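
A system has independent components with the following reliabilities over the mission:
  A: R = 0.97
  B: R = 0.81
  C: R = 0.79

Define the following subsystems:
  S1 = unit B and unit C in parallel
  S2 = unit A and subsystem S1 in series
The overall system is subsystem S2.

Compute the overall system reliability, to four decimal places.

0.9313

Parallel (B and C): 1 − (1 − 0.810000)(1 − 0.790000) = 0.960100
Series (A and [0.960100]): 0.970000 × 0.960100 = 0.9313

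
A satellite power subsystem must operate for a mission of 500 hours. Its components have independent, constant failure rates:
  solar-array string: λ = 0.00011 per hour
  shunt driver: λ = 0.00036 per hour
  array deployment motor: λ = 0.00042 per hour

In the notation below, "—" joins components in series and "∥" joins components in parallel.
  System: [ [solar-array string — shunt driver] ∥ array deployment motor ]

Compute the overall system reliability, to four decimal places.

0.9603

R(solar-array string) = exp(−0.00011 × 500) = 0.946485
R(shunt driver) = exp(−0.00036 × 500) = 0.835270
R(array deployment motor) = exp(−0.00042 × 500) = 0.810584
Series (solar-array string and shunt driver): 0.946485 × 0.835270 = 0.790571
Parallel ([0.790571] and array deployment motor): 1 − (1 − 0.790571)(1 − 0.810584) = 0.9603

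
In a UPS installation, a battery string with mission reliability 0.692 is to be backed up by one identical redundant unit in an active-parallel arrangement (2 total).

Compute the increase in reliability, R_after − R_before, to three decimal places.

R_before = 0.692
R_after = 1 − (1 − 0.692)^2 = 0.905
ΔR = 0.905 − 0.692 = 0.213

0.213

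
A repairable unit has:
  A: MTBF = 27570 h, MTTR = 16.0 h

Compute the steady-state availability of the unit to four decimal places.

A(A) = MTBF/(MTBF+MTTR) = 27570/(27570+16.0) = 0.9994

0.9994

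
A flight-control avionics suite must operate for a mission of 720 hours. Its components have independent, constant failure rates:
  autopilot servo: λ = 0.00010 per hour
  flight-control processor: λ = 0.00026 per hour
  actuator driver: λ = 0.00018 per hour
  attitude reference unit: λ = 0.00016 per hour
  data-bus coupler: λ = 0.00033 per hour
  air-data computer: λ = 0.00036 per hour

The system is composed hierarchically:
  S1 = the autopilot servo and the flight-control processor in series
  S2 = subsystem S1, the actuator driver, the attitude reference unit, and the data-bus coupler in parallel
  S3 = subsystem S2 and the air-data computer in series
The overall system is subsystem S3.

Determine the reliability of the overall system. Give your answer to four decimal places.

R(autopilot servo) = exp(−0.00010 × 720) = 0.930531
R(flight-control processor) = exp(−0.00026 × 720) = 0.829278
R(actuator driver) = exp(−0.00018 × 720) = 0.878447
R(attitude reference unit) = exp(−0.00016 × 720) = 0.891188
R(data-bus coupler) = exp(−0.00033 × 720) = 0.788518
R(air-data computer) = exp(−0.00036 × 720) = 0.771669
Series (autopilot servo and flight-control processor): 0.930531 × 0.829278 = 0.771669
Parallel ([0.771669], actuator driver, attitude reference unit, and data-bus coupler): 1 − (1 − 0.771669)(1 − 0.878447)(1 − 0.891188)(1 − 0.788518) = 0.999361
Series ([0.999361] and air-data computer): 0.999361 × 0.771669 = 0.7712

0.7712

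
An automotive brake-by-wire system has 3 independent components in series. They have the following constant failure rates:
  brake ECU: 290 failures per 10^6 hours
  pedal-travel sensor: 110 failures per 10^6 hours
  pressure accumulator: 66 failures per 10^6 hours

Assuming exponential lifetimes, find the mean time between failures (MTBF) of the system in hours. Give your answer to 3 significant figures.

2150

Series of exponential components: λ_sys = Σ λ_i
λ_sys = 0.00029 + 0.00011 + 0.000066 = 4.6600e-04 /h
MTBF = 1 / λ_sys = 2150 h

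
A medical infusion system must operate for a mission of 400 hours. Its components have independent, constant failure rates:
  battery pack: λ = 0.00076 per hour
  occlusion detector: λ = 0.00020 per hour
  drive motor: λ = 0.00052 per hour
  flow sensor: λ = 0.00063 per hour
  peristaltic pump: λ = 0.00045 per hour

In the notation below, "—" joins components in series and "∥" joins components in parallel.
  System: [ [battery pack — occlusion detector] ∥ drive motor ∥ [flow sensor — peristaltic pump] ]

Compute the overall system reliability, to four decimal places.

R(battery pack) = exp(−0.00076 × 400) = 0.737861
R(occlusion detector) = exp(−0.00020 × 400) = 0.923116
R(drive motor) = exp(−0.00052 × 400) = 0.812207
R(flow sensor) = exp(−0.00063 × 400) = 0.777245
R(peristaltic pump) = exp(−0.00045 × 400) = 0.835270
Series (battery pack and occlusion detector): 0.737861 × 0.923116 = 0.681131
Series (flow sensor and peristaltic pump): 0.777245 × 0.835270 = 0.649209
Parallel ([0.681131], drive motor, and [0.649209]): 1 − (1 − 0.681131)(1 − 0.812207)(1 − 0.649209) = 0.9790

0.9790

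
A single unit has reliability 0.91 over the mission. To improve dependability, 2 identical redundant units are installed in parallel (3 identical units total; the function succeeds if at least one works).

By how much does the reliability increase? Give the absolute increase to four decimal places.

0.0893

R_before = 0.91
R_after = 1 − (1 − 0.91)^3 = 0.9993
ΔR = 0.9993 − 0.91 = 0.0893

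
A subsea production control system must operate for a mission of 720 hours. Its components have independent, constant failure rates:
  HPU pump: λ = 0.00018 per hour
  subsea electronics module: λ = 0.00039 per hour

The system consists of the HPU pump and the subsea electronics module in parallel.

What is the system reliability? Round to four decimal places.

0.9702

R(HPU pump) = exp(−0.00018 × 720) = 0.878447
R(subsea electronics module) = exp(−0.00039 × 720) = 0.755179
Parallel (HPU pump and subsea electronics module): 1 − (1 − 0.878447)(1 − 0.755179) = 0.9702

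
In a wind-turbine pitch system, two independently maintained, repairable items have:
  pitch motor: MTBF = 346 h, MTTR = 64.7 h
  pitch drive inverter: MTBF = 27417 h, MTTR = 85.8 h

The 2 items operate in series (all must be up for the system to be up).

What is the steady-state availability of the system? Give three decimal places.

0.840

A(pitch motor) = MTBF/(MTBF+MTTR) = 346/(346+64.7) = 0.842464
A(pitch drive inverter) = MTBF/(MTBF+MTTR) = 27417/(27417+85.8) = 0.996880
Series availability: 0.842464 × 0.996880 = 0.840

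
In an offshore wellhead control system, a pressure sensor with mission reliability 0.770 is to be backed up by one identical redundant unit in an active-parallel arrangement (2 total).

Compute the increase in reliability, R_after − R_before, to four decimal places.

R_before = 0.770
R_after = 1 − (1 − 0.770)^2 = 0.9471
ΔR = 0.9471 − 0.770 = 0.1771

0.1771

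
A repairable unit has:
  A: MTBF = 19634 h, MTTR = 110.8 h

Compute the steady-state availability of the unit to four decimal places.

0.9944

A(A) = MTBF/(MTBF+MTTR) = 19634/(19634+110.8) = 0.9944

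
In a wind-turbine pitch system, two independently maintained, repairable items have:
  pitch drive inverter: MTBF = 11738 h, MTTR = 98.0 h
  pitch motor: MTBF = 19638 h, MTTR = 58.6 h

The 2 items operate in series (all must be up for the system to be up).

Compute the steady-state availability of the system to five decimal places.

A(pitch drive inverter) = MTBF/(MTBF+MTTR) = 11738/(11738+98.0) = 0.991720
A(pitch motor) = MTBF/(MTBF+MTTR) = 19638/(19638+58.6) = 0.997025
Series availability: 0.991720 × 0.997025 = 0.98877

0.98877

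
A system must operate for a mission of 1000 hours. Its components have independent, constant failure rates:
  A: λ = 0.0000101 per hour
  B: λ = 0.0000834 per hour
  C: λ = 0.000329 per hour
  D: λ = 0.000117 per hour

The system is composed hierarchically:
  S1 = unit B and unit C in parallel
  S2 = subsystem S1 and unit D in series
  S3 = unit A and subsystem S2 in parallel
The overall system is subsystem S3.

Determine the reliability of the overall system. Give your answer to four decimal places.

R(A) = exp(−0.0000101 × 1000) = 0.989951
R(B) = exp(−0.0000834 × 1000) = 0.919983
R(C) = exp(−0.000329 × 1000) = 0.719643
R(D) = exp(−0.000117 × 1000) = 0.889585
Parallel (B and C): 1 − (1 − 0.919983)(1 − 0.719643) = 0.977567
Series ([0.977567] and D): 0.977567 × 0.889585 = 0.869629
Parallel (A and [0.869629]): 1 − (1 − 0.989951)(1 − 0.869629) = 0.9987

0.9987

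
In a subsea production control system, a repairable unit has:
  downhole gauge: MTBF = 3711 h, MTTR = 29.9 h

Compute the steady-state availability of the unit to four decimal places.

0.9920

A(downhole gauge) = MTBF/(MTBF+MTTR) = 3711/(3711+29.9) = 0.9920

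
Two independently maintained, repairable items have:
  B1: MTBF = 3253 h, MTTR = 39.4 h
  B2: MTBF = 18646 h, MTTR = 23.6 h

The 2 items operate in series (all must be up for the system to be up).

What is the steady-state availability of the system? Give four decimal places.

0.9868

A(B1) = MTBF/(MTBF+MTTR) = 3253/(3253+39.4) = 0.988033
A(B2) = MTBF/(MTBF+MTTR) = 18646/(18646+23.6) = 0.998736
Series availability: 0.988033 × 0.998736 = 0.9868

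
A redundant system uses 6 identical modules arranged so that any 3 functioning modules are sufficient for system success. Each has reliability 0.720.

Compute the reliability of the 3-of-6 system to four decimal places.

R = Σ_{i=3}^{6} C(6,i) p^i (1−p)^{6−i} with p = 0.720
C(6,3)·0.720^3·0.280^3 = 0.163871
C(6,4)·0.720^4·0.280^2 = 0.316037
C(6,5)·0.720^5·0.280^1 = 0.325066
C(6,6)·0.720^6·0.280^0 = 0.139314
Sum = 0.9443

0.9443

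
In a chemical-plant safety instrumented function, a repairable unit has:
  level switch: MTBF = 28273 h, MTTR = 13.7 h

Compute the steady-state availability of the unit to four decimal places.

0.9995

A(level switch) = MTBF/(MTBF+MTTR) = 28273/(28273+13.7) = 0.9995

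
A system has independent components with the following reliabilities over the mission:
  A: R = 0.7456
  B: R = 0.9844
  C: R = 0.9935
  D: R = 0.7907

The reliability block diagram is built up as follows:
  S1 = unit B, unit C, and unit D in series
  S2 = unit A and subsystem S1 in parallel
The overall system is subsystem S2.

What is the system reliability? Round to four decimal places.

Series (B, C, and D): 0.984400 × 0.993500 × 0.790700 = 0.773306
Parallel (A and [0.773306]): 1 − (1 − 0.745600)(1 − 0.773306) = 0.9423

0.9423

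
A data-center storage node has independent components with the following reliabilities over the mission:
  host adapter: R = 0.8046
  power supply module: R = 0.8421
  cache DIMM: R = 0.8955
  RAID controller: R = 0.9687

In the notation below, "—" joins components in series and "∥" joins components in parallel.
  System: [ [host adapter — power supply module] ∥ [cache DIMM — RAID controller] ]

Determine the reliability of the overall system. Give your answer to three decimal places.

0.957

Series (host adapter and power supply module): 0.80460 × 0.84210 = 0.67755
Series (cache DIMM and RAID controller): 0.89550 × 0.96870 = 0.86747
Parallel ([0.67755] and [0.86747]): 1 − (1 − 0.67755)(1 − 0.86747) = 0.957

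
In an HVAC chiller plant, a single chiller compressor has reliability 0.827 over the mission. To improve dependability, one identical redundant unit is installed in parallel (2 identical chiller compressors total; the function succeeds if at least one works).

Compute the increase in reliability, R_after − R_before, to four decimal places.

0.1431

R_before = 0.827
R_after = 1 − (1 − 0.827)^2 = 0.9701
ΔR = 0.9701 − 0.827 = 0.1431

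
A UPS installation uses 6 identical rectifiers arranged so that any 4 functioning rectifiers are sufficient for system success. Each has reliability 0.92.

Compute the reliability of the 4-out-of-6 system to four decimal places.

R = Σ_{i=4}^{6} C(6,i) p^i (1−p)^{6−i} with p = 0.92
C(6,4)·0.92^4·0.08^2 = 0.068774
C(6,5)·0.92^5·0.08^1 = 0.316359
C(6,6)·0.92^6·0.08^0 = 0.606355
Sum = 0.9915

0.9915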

# WHAT IS BEING ASKED
Write down, word for word, the lines above from the one containing "The reliability block" through the one containing "In an HVAC chiller", both ends included.

# RESPONSE TO THE EXERCISE
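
The reliability block diagram is built up as follows:
  S1 = unit B, unit C, and unit D in series
  S2 = unit A and subsystem S1 in parallel
The overall system is subsystem S2.

What is the system reliability? Round to four decimal places.

Series (B, C, and D): 0.984400 × 0.993500 × 0.790700 = 0.773306
Parallel (A and [0.773306]): 1 − (1 − 0.745600)(1 − 0.773306) = 0.9423

0.9423

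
A data-center storage node has independent components with the following reliabilities over the mission:
  host adapter: R = 0.8046
  power supply module: R = 0.8421
  cache DIMM: R = 0.8955
  RAID controller: R = 0.9687

In the notation below, "—" joins components in series and "∥" joins components in parallel.
  System: [ [host adapter — power supply module] ∥ [cache DIMM — RAID controller] ]

Determine the reliability of the overall system. Give your answer to three decimal places.

0.957

Series (host adapter and power supply module): 0.80460 × 0.84210 = 0.67755
Series (cache DIMM and RAID controller): 0.89550 × 0.96870 = 0.86747
Parallel ([0.67755] and [0.86747]): 1 − (1 − 0.67755)(1 − 0.86747) = 0.957

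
In an HVAC chiller plant, a single chiller compressor has reliability 0.827 over the mission. To improve dependability, one identical redundant unit is installed in parallel (2 identical chiller compressors total; the function succeeds if at least one works).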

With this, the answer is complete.